* _What you will do_
For the entries that follow, tally the lines holding the string "from". Give the total and nothing else.

[Collected data entries]

******************************

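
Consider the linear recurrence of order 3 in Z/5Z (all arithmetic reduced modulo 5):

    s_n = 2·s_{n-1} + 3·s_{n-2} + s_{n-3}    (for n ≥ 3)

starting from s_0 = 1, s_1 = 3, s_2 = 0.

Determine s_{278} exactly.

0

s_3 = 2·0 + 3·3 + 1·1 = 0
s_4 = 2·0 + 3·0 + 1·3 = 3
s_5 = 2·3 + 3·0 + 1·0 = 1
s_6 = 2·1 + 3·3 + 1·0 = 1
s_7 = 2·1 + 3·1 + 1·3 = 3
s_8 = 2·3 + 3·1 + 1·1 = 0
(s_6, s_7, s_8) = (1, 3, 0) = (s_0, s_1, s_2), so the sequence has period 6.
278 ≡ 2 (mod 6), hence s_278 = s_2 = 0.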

******************************

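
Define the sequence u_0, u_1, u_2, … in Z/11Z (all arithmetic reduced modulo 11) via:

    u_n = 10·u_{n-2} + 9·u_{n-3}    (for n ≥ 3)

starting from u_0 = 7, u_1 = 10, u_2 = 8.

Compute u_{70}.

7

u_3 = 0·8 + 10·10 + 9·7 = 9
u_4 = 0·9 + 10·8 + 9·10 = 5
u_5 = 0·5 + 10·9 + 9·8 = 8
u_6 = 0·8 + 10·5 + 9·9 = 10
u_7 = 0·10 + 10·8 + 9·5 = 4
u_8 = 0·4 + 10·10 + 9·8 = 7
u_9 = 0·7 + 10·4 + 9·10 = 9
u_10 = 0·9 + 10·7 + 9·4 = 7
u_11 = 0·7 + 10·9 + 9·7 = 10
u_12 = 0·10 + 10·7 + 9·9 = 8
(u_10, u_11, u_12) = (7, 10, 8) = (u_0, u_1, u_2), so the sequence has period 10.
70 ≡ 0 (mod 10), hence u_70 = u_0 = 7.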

******************************

* _Problem solution_
2